**Task objective**. Below are the entries; give again exactly the lines from the one mentioning "Braid word: s3^-1 s2^-1 s3 s2^-1 s3^-1" through the one mentioning "Crossings not involving both strands 1 and 3", inclusive.

**Items listed in a dataset**.
- - -

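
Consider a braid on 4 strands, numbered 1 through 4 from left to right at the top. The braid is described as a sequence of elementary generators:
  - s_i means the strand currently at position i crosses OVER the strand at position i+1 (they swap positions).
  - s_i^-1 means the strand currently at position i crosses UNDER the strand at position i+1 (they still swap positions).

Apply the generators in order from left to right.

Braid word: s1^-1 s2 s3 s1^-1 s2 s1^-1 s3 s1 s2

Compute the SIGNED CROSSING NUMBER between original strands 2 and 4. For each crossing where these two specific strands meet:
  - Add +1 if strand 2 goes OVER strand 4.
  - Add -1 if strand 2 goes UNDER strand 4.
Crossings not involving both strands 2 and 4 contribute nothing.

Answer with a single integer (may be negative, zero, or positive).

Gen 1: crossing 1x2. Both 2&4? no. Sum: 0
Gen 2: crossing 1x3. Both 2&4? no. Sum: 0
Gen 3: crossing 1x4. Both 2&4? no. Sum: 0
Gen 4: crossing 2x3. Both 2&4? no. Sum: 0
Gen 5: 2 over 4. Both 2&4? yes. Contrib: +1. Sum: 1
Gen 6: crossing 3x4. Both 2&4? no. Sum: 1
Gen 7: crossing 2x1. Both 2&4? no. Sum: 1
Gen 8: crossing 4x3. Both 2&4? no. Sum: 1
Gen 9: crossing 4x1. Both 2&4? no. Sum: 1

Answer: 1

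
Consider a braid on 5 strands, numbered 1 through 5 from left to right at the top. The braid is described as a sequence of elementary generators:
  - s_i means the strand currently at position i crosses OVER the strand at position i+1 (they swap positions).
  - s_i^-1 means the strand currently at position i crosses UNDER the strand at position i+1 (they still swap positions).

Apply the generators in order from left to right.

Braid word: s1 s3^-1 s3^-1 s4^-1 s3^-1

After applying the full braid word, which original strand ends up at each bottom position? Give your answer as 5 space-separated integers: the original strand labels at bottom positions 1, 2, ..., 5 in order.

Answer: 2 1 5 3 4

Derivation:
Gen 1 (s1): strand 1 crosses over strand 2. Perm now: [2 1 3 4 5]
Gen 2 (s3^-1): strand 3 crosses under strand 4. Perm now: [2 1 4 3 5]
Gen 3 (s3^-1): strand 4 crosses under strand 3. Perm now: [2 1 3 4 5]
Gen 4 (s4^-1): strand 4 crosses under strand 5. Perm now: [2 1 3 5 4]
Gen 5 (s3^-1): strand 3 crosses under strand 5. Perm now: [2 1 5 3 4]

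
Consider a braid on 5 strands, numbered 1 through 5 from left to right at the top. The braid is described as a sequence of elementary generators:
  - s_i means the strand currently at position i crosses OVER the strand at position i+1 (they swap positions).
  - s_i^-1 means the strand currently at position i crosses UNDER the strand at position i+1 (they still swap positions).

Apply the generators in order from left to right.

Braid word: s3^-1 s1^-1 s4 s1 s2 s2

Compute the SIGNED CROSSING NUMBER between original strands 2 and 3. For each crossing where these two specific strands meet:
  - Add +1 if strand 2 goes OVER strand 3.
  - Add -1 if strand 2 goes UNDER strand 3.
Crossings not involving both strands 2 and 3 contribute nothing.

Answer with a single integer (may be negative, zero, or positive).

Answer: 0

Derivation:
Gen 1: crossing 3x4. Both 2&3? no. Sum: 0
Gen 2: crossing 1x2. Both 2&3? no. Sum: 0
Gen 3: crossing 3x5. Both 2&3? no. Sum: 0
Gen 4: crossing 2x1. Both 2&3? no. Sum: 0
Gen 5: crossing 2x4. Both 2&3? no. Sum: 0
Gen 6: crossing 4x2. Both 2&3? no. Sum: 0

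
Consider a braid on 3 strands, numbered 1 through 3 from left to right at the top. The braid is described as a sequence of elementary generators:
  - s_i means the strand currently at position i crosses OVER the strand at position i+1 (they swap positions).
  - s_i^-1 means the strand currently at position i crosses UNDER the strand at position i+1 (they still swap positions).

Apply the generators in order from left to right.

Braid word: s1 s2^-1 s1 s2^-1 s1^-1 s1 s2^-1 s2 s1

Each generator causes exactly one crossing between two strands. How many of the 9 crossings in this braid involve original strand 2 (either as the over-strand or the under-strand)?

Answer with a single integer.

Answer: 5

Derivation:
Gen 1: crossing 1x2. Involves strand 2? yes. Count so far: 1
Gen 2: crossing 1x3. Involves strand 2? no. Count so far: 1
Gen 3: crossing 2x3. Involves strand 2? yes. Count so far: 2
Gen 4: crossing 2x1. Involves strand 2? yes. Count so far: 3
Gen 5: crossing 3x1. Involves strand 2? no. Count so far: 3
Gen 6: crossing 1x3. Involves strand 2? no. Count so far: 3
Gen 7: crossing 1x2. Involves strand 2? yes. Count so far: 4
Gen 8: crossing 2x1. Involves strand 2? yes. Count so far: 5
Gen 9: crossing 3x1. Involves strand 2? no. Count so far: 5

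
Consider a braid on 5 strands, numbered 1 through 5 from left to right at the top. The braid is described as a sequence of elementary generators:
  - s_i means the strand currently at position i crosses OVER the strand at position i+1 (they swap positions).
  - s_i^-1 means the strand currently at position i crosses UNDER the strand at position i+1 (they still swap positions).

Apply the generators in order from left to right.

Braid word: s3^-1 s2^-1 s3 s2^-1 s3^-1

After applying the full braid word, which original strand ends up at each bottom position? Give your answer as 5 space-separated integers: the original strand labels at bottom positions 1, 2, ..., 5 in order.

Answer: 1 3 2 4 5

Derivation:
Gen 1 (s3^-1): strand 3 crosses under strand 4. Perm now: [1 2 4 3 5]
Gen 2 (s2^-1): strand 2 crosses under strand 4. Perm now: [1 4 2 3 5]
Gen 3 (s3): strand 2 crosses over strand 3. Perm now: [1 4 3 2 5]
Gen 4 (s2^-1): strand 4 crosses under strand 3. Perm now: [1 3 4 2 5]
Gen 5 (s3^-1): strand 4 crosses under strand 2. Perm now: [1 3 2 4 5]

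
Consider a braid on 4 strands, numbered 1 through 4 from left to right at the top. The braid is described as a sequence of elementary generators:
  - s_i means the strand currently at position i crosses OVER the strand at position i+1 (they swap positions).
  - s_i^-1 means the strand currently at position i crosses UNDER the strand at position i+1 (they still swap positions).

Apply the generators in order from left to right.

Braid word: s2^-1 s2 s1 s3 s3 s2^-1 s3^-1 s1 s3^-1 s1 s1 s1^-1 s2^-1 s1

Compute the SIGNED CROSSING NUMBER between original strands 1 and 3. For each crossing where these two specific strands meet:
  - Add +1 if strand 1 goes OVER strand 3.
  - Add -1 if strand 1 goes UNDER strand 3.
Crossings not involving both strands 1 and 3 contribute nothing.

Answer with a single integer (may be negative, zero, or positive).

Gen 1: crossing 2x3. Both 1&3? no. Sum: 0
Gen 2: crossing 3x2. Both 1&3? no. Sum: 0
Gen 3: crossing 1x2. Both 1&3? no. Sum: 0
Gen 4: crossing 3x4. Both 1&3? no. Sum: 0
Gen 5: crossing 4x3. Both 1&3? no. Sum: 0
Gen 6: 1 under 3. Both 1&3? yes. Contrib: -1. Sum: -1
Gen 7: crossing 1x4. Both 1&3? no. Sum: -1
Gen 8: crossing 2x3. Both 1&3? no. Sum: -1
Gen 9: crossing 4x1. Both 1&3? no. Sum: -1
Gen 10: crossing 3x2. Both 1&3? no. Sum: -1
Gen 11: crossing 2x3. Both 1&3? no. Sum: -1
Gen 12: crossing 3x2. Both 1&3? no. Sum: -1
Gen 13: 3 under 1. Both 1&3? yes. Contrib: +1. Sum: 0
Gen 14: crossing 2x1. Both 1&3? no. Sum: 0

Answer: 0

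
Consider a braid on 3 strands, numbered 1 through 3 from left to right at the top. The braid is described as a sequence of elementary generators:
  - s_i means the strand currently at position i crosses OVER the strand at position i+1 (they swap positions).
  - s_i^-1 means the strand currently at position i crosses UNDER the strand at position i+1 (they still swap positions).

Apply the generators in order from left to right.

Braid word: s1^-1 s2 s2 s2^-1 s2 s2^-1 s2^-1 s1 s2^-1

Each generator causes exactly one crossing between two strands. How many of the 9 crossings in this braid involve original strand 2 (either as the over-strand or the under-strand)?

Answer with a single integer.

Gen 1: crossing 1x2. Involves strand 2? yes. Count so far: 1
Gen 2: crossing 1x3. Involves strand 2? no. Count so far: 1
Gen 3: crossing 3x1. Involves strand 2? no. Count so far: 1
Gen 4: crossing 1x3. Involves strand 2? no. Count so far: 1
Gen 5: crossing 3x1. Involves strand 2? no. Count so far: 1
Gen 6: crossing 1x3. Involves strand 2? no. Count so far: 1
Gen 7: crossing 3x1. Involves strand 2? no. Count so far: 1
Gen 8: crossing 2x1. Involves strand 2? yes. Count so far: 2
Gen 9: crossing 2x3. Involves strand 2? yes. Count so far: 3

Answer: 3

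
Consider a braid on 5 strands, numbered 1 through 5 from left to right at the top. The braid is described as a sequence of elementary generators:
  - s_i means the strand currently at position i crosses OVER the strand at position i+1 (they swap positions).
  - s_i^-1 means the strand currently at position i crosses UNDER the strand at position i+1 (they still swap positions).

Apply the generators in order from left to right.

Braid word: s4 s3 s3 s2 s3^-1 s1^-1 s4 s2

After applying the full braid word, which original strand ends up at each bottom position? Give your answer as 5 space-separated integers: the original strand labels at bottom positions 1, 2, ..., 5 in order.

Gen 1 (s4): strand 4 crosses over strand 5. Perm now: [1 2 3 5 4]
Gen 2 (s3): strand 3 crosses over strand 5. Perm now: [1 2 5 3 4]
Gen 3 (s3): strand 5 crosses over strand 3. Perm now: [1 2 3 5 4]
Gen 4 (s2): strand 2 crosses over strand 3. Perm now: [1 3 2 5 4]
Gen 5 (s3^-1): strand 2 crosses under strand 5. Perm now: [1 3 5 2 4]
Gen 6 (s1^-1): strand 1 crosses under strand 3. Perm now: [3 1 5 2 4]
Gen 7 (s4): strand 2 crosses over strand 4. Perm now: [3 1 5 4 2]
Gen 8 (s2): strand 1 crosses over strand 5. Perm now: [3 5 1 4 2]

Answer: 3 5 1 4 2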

- - -

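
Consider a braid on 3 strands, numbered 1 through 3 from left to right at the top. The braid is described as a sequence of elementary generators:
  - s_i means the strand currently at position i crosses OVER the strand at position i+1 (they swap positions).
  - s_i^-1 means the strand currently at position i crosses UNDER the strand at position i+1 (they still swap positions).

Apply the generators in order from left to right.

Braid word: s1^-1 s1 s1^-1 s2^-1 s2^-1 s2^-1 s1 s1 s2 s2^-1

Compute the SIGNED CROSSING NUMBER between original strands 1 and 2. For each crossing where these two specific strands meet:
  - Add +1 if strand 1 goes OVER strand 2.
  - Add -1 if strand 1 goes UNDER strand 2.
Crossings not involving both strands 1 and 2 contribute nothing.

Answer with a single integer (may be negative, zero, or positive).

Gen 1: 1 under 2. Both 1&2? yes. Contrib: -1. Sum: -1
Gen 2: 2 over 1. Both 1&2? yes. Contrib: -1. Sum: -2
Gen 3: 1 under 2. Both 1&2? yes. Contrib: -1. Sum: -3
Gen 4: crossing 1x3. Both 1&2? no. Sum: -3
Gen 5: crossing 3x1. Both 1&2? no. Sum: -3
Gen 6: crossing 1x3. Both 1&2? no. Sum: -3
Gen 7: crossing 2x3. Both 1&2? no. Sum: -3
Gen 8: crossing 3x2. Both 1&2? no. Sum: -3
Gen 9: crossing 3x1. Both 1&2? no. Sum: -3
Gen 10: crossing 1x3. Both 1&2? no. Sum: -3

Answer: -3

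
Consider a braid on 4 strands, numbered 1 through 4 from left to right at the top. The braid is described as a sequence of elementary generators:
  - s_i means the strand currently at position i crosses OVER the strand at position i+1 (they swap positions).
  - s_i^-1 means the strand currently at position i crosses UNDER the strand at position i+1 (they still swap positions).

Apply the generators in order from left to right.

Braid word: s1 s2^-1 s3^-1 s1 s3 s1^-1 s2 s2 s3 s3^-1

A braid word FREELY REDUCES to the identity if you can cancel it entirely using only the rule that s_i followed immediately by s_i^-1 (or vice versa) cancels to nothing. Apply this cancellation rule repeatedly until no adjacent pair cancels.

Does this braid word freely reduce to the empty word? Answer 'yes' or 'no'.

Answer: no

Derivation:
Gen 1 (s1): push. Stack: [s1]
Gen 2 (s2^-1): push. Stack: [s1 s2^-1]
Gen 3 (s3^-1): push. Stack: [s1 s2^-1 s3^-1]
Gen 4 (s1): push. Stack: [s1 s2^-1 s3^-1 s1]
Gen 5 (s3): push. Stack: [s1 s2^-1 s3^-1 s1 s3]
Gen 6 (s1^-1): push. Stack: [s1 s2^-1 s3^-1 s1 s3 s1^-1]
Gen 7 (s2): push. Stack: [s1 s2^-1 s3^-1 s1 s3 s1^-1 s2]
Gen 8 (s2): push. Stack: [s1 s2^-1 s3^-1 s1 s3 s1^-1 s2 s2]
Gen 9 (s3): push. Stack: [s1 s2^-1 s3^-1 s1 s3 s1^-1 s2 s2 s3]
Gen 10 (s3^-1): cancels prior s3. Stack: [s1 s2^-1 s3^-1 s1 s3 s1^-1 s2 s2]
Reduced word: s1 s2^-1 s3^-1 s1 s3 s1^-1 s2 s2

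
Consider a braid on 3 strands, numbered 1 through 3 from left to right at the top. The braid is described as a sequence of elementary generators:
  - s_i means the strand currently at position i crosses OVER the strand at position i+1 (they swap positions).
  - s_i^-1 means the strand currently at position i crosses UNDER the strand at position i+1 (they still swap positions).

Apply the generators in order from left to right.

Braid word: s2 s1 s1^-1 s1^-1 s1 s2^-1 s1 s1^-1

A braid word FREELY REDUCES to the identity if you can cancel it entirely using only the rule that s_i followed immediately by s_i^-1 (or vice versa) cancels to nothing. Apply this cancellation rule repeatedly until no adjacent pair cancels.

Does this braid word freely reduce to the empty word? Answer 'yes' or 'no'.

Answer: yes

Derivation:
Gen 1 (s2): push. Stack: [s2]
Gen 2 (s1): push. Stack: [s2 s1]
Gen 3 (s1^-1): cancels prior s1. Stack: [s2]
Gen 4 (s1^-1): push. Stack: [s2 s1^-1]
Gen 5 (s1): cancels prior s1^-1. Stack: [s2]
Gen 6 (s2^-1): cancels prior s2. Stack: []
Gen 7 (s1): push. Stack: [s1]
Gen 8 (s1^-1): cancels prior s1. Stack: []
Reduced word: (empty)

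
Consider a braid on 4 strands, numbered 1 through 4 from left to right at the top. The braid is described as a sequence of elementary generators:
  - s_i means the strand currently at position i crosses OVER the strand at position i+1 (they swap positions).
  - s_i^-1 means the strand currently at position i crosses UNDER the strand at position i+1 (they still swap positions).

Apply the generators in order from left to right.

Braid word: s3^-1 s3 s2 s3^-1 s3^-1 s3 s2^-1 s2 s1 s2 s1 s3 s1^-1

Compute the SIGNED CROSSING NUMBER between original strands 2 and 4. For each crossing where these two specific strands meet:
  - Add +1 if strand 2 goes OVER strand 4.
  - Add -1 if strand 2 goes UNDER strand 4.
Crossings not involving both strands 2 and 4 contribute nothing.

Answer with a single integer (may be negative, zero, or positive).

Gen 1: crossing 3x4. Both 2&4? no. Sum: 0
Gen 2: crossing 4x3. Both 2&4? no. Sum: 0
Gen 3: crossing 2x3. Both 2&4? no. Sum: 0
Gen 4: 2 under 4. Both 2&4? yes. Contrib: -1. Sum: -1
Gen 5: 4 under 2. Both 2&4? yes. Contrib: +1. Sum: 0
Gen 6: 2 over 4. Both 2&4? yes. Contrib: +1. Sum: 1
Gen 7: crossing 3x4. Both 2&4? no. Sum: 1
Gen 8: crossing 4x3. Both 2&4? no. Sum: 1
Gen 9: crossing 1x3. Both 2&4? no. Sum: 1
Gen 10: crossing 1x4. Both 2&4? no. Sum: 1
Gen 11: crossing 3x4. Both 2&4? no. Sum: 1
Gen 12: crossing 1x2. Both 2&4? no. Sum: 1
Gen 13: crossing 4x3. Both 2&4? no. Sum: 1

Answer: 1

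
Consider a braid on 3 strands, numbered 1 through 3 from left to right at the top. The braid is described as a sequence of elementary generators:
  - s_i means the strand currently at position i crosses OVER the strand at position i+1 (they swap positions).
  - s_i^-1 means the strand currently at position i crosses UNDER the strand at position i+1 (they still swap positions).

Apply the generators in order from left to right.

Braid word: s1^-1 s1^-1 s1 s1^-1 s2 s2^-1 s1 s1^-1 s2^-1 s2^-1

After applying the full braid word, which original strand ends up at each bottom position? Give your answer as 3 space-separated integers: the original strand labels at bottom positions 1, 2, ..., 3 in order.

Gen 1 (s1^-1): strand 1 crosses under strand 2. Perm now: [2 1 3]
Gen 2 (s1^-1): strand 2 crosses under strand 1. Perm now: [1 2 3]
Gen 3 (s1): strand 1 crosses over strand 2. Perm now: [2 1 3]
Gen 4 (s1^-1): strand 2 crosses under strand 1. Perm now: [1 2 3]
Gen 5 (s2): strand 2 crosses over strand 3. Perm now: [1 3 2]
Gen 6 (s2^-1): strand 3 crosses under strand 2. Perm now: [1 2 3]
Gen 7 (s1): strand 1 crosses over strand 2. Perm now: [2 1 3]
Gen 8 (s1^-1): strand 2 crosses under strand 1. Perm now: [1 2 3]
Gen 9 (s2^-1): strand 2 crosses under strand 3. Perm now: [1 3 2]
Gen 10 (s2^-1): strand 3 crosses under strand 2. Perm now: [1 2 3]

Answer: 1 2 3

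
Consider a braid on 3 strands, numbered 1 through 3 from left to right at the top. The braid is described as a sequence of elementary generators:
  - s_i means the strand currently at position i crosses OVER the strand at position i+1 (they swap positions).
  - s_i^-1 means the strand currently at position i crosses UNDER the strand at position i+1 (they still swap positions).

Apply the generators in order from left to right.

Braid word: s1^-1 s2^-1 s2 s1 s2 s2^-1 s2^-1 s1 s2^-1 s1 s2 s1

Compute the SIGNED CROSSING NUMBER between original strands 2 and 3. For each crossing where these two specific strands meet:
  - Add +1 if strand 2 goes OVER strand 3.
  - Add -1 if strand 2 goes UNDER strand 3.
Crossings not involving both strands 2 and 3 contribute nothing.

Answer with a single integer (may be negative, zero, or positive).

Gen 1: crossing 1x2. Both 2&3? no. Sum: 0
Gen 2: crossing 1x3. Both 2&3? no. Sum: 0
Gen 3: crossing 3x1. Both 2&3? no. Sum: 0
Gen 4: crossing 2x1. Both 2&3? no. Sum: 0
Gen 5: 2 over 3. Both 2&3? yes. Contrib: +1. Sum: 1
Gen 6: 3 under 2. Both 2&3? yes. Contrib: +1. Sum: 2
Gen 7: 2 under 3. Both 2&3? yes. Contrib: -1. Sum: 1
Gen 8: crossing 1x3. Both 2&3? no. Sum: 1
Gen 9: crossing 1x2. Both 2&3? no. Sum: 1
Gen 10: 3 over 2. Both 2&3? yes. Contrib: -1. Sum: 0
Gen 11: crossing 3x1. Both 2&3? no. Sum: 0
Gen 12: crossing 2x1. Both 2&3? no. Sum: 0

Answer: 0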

- - -

**Result for this exercise**.
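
Braid word: s3^-1 s2^-1 s3 s2^-1 s3^-1

After applying the full braid word, which original strand ends up at each bottom position? Give your answer as 5 space-separated integers: the original strand labels at bottom positions 1, 2, ..., 5 in order.

Answer: 1 3 2 4 5

Derivation:
Gen 1 (s3^-1): strand 3 crosses under strand 4. Perm now: [1 2 4 3 5]
Gen 2 (s2^-1): strand 2 crosses under strand 4. Perm now: [1 4 2 3 5]
Gen 3 (s3): strand 2 crosses over strand 3. Perm now: [1 4 3 2 5]
Gen 4 (s2^-1): strand 4 crosses under strand 3. Perm now: [1 3 4 2 5]
Gen 5 (s3^-1): strand 4 crosses under strand 2. Perm now: [1 3 2 4 5]

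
Consider a braid on 4 strands, numbered 1 through 4 from left to right at the top. The braid is described as a sequence of elementary generators:
  - s_i means the strand currently at position i crosses OVER the strand at position i+1 (they swap positions).
  - s_i^-1 means the strand currently at position i crosses UNDER the strand at position i+1 (they still swap positions).

Apply the generators in order from left to right.

Braid word: s2^-1 s2 s1 s3 s3 s2^-1 s3^-1 s1 s3^-1 s1 s1 s1^-1 s2^-1 s1

Compute the SIGNED CROSSING NUMBER between original strands 1 and 3. For each crossing where these two specific strands meet:
  - Add +1 if strand 1 goes OVER strand 3.
  - Add -1 if strand 1 goes UNDER strand 3.
Crossings not involving both strands 1 and 3 contribute nothing.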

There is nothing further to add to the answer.